• GIVEN RECORDS:
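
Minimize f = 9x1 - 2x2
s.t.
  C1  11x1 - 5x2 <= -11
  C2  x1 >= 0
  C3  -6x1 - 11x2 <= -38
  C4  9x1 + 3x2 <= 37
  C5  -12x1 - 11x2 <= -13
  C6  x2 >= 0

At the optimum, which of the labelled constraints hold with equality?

C2 and C4

Vertices and f = 9x1 - 2x2:
  (69/151, 484/151) → f = -347/151
  (76/39, 253/39) → f = 178/39
  (0, 38/11) → f = -76/11
  (0, 37/3) → f = -74/3

The minimum is at (0, 37/3). Substituting into each constraint, equality holds for C2 and C4; the remaining constraints have slack.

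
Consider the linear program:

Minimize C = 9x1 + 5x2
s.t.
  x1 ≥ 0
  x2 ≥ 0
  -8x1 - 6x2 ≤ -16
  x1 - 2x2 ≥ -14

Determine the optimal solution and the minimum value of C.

x1 = 0, x2 = 8/3, minimum C = 40/3

Vertices and C = 9x1 + 5x2:
  (0, 8/3) → C = 40/3
  (0, 7) → C = 35
  (2, 0) → C = 18
The feasible region is unbounded (it extends along (2, 1), (1, 0)), but C strictly increases along every unbounded feasible direction, so there is no improving ray and the minimum is attained at a vertex.

At the optimal vertex, x1 = 0 and -8x1 - 6x2 = -16.
Solving simultaneously gives x1 = 0, x2 = 8/3.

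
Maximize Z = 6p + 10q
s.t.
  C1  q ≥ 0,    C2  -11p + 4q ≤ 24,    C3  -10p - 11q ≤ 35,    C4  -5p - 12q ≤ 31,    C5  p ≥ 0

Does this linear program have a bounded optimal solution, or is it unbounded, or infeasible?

From the feasible point (0, 0), moving in the direction (1, 0) keeps every constraint satisfied while Z increases without bound.

unbounded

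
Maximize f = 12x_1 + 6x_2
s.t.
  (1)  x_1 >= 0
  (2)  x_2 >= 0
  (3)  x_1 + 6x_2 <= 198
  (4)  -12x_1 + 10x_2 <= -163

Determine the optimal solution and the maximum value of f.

x_1 = 198, x_2 = 0, maximum f = 2376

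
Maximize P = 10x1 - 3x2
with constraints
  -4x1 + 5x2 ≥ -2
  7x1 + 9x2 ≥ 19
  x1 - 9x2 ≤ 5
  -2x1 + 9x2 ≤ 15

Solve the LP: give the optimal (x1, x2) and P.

Feasible corners and P = 10x1 - 3x2:
  (113/71, 62/71) → P = 944/71
  (93/26, 32/13) → P = 369/13
  (4/9, 143/81) → P = -23/27

x1 = 93/26, x2 = 32/13, maximum P = 369/13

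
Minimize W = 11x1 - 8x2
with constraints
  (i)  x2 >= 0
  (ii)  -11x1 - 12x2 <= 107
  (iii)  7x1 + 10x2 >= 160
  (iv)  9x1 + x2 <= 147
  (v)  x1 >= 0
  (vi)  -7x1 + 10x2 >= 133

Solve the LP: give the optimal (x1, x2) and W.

Vertices and W = 11x1 - 8x2:
  (0, 16) → W = -128
  (27/14, 293/20) → W = -6719/70
  (0, 147) → W = -1176
  (1337/97, 2226/97) → W = -3101/97

x1 = 0, x2 = 147, minimum W = -1176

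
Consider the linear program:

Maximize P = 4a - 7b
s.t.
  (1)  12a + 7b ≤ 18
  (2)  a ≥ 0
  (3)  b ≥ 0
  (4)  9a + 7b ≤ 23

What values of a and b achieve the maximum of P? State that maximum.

a = 3/2, b = 0, maximum P = 6

Vertices and P = 4a - 7b:
  (0, 18/7) → P = -18
  (3/2, 0) → P = 6
  (0, 0) → P = 0

At the optimal vertex, 12a + 7b = 18 and b = 0.
Solving simultaneously gives a = 3/2, b = 0.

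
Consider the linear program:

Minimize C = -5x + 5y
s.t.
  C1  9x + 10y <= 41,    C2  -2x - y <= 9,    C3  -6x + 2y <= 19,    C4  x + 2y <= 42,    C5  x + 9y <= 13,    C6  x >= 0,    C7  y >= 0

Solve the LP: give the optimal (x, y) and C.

Vertices and C = -5x + 5y:
  (239/71, 76/71) → C = -815/71
  (41/9, 0) → C = -205/9
  (0, 13/9) → C = 65/9
  (0, 0) → C = 0

x = 41/9, y = 0, minimum C = -205/9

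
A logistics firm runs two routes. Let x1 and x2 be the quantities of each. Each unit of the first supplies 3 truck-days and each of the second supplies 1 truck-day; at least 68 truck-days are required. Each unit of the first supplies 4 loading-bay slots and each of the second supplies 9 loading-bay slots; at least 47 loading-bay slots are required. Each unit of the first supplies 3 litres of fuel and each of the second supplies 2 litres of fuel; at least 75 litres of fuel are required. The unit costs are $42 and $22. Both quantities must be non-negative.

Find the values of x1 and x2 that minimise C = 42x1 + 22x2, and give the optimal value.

Corner points and C = 42x1 + 22x2:
  (0, 68) → C = 1496
  (25, 0) → C = 1050
  (61/3, 7) → C = 1008
The feasible region is unbounded (it extends along (0, 1), (1, 0)), but C strictly increases along every unbounded feasible direction, so there is no improving ray and the minimum is attained at a vertex.

x1 = 61/3, x2 = 7, minimum C = 1008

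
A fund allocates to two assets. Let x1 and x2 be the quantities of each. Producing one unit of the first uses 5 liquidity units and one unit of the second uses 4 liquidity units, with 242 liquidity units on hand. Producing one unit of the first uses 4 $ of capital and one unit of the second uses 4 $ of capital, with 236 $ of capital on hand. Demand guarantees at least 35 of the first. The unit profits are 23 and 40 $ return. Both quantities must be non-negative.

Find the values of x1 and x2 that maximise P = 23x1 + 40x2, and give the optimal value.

Corner points and P = 23x1 + 40x2:
  (242/5, 0) → P = 5566/5
  (35, 0) → P = 805
  (35, 67/4) → P = 1475

The binding constraints are 5x1 + 4x2 = 242 and x1 = 35.
Solving simultaneously gives x1 = 35, x2 = 67/4.

x1 = 35, x2 = 67/4, maximum P = 1475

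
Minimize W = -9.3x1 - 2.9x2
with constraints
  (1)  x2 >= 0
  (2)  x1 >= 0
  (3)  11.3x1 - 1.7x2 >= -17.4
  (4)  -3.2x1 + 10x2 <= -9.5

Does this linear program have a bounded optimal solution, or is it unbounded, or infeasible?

unbounded

From the feasible point (2.96875, 0), moving in the direction (10, 3.2) keeps every constraint satisfied while W decreases without bound.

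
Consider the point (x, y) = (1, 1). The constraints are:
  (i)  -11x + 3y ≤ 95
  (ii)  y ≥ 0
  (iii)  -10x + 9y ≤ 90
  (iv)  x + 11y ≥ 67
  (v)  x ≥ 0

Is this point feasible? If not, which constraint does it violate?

Constraint (iv): x + 11y = 12, which is not ≥ 67. All other constraints are satisfied.

not feasible — violates (iv)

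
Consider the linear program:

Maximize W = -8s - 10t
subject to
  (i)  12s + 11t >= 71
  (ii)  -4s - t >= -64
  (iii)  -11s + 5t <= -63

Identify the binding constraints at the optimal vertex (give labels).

Corner points and W = -8s - 10t:
  (633/32, -121/8) → W = -7
  (1048/181, 25/181) → W = -8634/181
  (383/31, 452/31) → W = -7584/31

The maximum is at (633/32, -121/8). Substituting into each constraint, equality holds for (i) and (ii); the remaining constraints have slack.

(i) and (ii)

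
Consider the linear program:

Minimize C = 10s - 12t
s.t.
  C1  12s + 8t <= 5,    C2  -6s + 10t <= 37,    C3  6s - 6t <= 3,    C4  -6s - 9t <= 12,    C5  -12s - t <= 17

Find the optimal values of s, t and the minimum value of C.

s = -23/14, t = 19/7, minimum C = -49

Feasible corners and C = 10s - 12t:
  (-41/28, 79/28) → C = -97/2
  (9/20, -1/20) → C = 51/10
  (-23/14, 19/7) → C = -49
  (-1/2, -1) → C = 7
  (-47/34, -7/17) → C = -151/17

The optimum lies where -6s + 10t = 37 and -12s - t = 17.
Solving simultaneously gives s = -23/14, t = 19/7.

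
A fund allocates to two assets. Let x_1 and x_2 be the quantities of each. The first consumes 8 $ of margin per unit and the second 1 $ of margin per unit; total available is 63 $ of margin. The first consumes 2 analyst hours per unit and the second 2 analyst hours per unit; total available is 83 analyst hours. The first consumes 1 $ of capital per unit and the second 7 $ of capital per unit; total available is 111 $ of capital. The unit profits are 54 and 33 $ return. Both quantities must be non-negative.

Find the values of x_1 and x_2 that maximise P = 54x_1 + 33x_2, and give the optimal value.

x_1 = 6, x_2 = 15, maximum P = 819

Feasible corners and P = 54x_1 + 33x_2:
  (0, 0) → P = 0
  (0, 111/7) → P = 3663/7
  (63/8, 0) → P = 1701/4
  (6, 15) → P = 819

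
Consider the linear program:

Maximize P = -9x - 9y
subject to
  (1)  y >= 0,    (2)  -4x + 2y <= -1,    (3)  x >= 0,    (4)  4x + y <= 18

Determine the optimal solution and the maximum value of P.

Feasible corners and P = -9x - 9y:
  (1/4, 0) → P = -9/4
  (9/2, 0) → P = -81/2
  (37/12, 17/3) → P = -315/4

The binding constraints are y = 0 and -4x + 2y = -1.
Solving simultaneously gives x = 1/4, y = 0.

x = 1/4, y = 0, maximum P = -9/4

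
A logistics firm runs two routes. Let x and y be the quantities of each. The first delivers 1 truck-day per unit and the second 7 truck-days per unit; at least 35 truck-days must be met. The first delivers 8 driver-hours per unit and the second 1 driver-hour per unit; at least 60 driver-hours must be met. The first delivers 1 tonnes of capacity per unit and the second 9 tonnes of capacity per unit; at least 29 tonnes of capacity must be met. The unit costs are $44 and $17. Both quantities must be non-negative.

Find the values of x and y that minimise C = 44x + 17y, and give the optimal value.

Vertices and C = 44x + 17y:
  (0, 60) → C = 1020
  (35, 0) → C = 1540
  (7, 4) → C = 376
The feasible region is unbounded (it extends along (0, 1), (1, 0)), but C strictly increases along every unbounded feasible direction, so there is no improving ray and the minimum is attained at a vertex.

x = 7, y = 4, minimum C = 376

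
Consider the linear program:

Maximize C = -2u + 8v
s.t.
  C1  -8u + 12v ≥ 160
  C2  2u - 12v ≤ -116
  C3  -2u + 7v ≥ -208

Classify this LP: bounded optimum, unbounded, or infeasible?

From the feasible point (-22/3, 76/9), moving in the direction (-12, -2) keeps every constraint satisfied while C increases without bound.

unbounded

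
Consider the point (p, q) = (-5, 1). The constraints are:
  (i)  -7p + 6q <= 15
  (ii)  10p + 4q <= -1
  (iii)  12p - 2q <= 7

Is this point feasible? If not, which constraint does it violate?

not feasible — violates (i)

Constraint (i): -7p + 6q = 41, which is not ≤ 15. All other constraints are satisfied.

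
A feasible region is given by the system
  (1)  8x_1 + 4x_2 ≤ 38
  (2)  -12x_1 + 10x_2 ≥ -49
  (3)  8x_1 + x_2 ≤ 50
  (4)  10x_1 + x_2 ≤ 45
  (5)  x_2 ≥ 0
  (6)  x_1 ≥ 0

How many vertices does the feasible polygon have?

5

Of the 15 pairwise boundary intersections, those satisfying every inequality are:
  (71/16, 5/8)
  (0, 19/2)
  (499/112, 25/56)
  (49/12, 0)
  (0, 0)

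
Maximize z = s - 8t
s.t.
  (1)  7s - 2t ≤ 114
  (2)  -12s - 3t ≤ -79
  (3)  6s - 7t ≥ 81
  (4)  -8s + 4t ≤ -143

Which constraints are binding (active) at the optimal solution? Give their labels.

(1) and (2)

Extreme points and z = s - 8t:
  (100/9, -163/9) → z = 156
  (85/6, -89/12) → z = 147/2
  (745/72, -271/18) → z = 3139/24

The maximum is at (100/9, -163/9). Substituting into each constraint, equality holds for (1) and (2); the remaining constraints have slack.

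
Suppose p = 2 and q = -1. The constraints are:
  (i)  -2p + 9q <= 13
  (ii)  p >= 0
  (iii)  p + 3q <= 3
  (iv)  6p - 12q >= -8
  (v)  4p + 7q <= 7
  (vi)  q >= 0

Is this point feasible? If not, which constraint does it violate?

Constraint (vi): q = -1, which is not ≥ 0. All other constraints are satisfied.

not feasible — violates (vi)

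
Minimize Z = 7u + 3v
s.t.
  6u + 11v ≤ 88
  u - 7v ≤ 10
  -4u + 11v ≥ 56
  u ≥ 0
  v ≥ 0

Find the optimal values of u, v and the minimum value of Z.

u = 0, v = 56/11, minimum Z = 168/11

Feasible corners and Z = 7u + 3v:
  (16/5, 344/55) → Z = 2264/55
  (0, 8) → Z = 24
  (0, 56/11) → Z = 168/11

The optimum lies where -4u + 11v = 56 and u = 0.
Solving simultaneously gives u = 0, v = 56/11.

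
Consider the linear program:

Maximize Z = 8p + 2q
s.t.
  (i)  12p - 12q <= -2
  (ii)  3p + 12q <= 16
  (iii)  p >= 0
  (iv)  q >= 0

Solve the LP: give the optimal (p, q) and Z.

p = 14/15, q = 11/10, maximum Z = 29/3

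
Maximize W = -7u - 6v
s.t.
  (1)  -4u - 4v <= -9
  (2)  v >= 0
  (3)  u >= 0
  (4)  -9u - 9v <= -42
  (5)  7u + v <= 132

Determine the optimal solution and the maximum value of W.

u = 0, v = 14/3, maximum W = -28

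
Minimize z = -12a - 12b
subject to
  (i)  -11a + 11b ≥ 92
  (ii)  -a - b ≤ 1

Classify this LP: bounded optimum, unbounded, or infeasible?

From the feasible point (-103/22, 81/22), moving in the direction (11, 11) keeps every constraint satisfied while z decreases without bound.

unbounded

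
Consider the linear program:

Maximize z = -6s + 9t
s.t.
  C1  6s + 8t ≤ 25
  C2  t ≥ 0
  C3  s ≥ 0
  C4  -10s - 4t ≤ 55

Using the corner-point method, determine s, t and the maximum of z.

s = 0, t = 25/8, maximum z = 225/8

Corner points and z = -6s + 9t:
  (25/6, 0) → z = -25
  (0, 25/8) → z = 225/8
  (0, 0) → z = 0

At the optimal vertex, 6s + 8t = 25 and s = 0.
Solving simultaneously gives s = 0, t = 25/8.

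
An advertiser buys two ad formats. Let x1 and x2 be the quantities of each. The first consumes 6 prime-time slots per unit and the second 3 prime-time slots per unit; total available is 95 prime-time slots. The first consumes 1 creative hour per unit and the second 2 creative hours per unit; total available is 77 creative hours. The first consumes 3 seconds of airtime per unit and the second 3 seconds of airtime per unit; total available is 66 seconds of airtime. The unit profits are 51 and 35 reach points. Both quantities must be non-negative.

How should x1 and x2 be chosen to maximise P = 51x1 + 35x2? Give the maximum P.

x1 = 29/3, x2 = 37/3, maximum P = 2774/3

Extreme points and P = 51x1 + 35x2:
  (0, 0) → P = 0
  (0, 22) → P = 770
  (95/6, 0) → P = 1615/2
  (29/3, 37/3) → P = 2774/3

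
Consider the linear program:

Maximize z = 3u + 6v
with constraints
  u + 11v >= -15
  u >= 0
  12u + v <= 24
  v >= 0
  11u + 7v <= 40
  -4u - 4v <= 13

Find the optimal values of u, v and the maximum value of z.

The binding constraints are u = 0 and 11u + 7v = 40.
Solving simultaneously gives u = 0, v = 40/7.

u = 0, v = 40/7, maximum z = 240/7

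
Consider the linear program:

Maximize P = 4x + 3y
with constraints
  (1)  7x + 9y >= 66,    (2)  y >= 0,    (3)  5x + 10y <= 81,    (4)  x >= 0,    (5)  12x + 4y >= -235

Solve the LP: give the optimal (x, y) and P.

Vertices and P = 4x + 3y:
  (66/7, 0) → P = 264/7
  (0, 22/3) → P = 22
  (81/5, 0) → P = 324/5
  (0, 81/10) → P = 243/10

The binding constraints are y = 0 and 5x + 10y = 81.
Solving simultaneously gives x = 81/5, y = 0.

x = 81/5, y = 0, maximum P = 324/5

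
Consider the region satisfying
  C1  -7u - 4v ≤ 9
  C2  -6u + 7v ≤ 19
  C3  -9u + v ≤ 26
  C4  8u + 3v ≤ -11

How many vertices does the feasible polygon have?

3

Of the 6 pairwise boundary intersections, those satisfying every inequality are:
  (-139/73, 79/73)
  (-17/11, 5/11)
  (-67/37, 43/37)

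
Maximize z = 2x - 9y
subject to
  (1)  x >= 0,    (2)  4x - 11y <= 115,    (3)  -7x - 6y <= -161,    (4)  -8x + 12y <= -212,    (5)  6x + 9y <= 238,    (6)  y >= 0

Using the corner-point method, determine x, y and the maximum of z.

Corner points and z = 2x - 9y:
  (3653/102, 131/51) → z = 2474/51
  (115/4, 0) → z = 115/2
  (397/12, 79/18) → z = 80/3
  (53/2, 0) → z = 53

x = 115/4, y = 0, maximum z = 115/2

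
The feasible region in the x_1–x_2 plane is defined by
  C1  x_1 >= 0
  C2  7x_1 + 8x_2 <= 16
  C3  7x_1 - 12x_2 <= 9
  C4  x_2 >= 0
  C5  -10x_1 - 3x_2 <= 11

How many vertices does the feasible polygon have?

4

The feasible vertices (each the meet of two boundaries and inside every other half-plane) are:
  (0, 2)
  (0, 0)
  (66/35, 7/20)
  (9/7, 0)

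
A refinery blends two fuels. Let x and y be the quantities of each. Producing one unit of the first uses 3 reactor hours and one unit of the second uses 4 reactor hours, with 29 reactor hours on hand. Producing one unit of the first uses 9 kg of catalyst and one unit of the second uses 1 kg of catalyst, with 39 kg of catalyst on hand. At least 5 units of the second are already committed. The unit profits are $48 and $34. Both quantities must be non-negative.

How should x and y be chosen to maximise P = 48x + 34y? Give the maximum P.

x = 3, y = 5, maximum P = 314

The binding constraints are 3x + 4y = 29 and y = 5.
Solving simultaneously gives x = 3, y = 5.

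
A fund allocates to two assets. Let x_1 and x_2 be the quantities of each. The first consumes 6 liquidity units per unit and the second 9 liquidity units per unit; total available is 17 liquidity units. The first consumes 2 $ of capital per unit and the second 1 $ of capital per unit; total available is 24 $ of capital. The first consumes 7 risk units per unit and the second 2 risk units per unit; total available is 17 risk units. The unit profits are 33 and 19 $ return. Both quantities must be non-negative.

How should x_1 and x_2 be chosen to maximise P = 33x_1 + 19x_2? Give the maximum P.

x_1 = 7/3, x_2 = 1/3, maximum P = 250/3

Corner points and P = 33x_1 + 19x_2:
  (0, 0) → P = 0
  (0, 17/9) → P = 323/9
  (17/7, 0) → P = 561/7
  (7/3, 1/3) → P = 250/3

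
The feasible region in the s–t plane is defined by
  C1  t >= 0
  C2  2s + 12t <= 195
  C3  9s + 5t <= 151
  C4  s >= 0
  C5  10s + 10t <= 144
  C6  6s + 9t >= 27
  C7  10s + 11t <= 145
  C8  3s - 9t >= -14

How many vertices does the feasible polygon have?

Of the 28 pairwise boundary intersections, those satisfying every inequality are:
  (72/5, 0)
  (9/2, 0)
  (67/5, 1)
  (13/9, 55/27)
  (1151/123, 575/123)

5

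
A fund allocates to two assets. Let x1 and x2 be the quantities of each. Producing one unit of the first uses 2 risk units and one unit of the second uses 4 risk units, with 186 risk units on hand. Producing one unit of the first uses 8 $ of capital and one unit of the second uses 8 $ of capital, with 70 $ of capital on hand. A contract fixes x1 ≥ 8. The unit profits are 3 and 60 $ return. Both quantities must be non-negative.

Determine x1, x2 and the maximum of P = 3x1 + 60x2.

x1 = 8, x2 = 3/4, maximum P = 69

Feasible corners and P = 3x1 + 60x2:
  (35/4, 0) → P = 105/4
  (8, 0) → P = 24
  (8, 3/4) → P = 69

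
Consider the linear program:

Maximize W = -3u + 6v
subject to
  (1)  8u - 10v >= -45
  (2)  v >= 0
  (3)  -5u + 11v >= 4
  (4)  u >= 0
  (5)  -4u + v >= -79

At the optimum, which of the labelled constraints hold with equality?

Corner points and W = -3u + 6v:
  (0, 9/2) → W = 27
  (835/32, 203/8) → W = 2367/32
  (0, 4/11) → W = 24/11
  (291/13, 137/13) → W = -51/13

The maximum is at (835/32, 203/8). Substituting into each constraint, equality holds for (1) and (5); the remaining constraints have slack.

(1) and (5)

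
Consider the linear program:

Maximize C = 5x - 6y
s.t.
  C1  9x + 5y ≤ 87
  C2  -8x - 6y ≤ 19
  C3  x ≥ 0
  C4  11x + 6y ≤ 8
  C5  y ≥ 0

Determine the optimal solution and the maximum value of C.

x = 8/11, y = 0, maximum C = 40/11

Corner points and C = 5x - 6y:
  (0, 4/3) → C = -8
  (0, 0) → C = 0
  (8/11, 0) → C = 40/11

The optimum lies where 11x + 6y = 8 and y = 0.
Solving simultaneously gives x = 8/11, y = 0.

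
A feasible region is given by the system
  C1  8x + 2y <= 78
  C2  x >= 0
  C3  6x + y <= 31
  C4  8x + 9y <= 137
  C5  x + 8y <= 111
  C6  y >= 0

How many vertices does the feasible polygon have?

5

Pairwise boundary intersections that survive every other constraint:
  (0, 111/8)
  (0, 0)
  (71/23, 287/23)
  (31/6, 0)
  (97/55, 751/55)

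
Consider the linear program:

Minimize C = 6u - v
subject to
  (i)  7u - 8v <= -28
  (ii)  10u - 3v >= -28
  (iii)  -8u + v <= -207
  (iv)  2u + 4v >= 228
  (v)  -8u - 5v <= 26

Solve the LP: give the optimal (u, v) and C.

Extreme points and C = 6u - v:
  (428/11, 413/11) → C = 2155/11
  (649/14, 1147/7) → C = 800/7
  (528/17, 705/17) → C = 2463/17
The feasible region is unbounded (it extends along (8, 7), (3, 10)), but C strictly increases along every unbounded feasible direction, so there is no improving ray and the minimum is attained at a vertex.

The binding constraints are 10u - 3v = -28 and -8u + v = -207.
Solving simultaneously gives u = 649/14, v = 1147/7.

u = 649/14, v = 1147/7, minimum C = 800/7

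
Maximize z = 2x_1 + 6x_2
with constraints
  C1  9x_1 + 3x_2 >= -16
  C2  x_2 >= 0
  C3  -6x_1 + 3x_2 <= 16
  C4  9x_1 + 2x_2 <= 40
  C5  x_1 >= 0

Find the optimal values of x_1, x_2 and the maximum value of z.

Vertices and z = 2x_1 + 6x_2:
  (40/9, 0) → z = 80/9
  (0, 0) → z = 0
  (88/39, 128/13) → z = 2480/39
  (0, 16/3) → z = 32

x_1 = 88/39, x_2 = 128/13, maximum z = 2480/39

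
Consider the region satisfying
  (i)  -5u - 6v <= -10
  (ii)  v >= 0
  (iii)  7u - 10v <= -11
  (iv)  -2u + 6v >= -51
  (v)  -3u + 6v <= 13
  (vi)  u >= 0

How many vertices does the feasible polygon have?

4

The feasible vertices (each the meet of two boundaries and inside every other half-plane) are:
  (17/46, 125/92)
  (0, 5/3)
  (16/3, 29/6)
  (0, 13/6)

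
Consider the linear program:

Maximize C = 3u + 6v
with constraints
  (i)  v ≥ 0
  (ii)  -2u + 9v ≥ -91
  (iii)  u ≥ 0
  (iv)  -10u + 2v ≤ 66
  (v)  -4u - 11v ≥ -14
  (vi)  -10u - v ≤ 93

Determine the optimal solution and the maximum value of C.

u = 7/2, v = 0, maximum C = 21/2

Feasible corners and C = 3u + 6v:
  (0, 0) → C = 0
  (7/2, 0) → C = 21/2
  (0, 14/11) → C = 84/11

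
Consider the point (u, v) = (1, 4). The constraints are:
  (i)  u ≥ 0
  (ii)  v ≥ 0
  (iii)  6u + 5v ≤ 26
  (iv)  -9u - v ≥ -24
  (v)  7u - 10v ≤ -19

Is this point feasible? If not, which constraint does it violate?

(i): 1 ≥ 0 ✓
(ii): 4 ≥ 0 ✓
(iii): 26 ≤ 26 ✓
(iv): -13 ≥ -24 ✓
(v): -33 ≤ -19 ✓

feasible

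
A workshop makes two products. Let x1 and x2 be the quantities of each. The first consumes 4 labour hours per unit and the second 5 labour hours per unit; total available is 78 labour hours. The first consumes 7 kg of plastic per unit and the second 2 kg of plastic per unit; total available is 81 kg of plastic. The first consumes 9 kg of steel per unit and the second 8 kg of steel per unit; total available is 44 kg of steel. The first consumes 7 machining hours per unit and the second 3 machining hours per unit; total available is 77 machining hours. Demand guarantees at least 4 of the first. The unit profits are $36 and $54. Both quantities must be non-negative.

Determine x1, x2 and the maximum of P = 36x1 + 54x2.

Feasible corners and P = 36x1 + 54x2:
  (44/9, 0) → P = 176
  (4, 0) → P = 144
  (4, 1) → P = 198

At the optimal vertex, 9x1 + 8x2 = 44 and x1 = 4.
Solving simultaneously gives x1 = 4, x2 = 1.

x1 = 4, x2 = 1, maximum P = 198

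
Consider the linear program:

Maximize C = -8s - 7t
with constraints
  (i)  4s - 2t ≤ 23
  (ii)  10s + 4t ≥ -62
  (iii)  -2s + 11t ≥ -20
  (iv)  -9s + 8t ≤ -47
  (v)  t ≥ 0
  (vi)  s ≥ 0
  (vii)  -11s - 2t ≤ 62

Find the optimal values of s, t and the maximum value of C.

Corner points and C = -8s - 7t:
  (45/7, 19/14) → C = -853/14
  (23/4, 0) → C = -46
  (47/9, 0) → C = -376/9

The binding constraints are -9s + 8t = -47 and t = 0.
Solving simultaneously gives s = 47/9, t = 0.

s = 47/9, t = 0, maximum C = -376/9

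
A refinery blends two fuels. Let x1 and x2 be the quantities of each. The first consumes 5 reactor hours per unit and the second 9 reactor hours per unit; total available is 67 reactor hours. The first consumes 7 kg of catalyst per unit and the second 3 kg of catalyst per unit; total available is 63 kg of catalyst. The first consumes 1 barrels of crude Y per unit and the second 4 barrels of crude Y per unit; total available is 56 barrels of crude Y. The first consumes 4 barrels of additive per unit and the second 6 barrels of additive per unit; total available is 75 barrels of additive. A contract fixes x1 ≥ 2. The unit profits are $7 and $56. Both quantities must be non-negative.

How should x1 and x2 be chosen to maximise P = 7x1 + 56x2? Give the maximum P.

Extreme points and P = 7x1 + 56x2:
  (9, 0) → P = 63
  (2, 0) → P = 14
  (61/8, 77/24) → P = 5593/24
  (2, 19/3) → P = 1106/3

At the optimal vertex, 5x1 + 9x2 = 67 and x1 = 2.
Solving simultaneously gives x1 = 2, x2 = 19/3.

x1 = 2, x2 = 19/3, maximum P = 1106/3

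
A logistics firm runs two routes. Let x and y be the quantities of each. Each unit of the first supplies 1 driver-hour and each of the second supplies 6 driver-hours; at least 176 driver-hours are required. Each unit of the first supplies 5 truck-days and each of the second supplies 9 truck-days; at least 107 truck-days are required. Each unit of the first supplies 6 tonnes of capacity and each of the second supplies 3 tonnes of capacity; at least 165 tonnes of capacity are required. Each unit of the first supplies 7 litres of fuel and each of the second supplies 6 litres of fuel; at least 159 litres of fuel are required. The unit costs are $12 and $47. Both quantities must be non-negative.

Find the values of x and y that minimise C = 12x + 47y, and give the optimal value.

Corner points and C = 12x + 47y:
  (0, 55) → C = 2585
  (176, 0) → C = 2112
  (14, 27) → C = 1437
The feasible region is unbounded (it extends along (0, 1), (1, 0)), but C strictly increases along every unbounded feasible direction, so there is no improving ray and the minimum is attained at a vertex.

x = 14, y = 27, minimum C = 1437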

• BRIEF: With the line holding "7x1 + 9x2 ≥ 19" as the first and the line holding "9a + 7b ≤ 23" as the last, set down that range of the entries above exactly, and nothing else.

• WRITTEN SOLUTION:
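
  7x1 + 9x2 ≥ 19
  x1 - 9x2 ≤ 5
  -2x1 + 9x2 ≤ 15

Solve the LP: give the optimal (x1, x2) and P.

Feasible corners and P = 10x1 - 3x2:
  (113/71, 62/71) → P = 944/71
  (93/26, 32/13) → P = 369/13
  (4/9, 143/81) → P = -23/27

x1 = 93/26, x2 = 32/13, maximum P = 369/13

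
Minimize W = 11x1 - 8x2
with constraints
  (i)  x2 >= 0
  (ii)  -11x1 - 12x2 <= 107
  (iii)  7x1 + 10x2 >= 160
  (iv)  9x1 + x2 <= 147
  (v)  x1 >= 0
  (vi)  -7x1 + 10x2 >= 133

Solve the LP: give the optimal (x1, x2) and W.

Vertices and W = 11x1 - 8x2:
  (0, 16) → W = -128
  (27/14, 293/20) → W = -6719/70
  (0, 147) → W = -1176
  (1337/97, 2226/97) → W = -3101/97

x1 = 0, x2 = 147, minimum W = -1176

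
Consider the linear program:

Maximize P = 4a - 7b
s.t.
  (1)  12a + 7b ≤ 18
  (2)  a ≥ 0
  (3)  b ≥ 0
  (4)  9a + 7b ≤ 23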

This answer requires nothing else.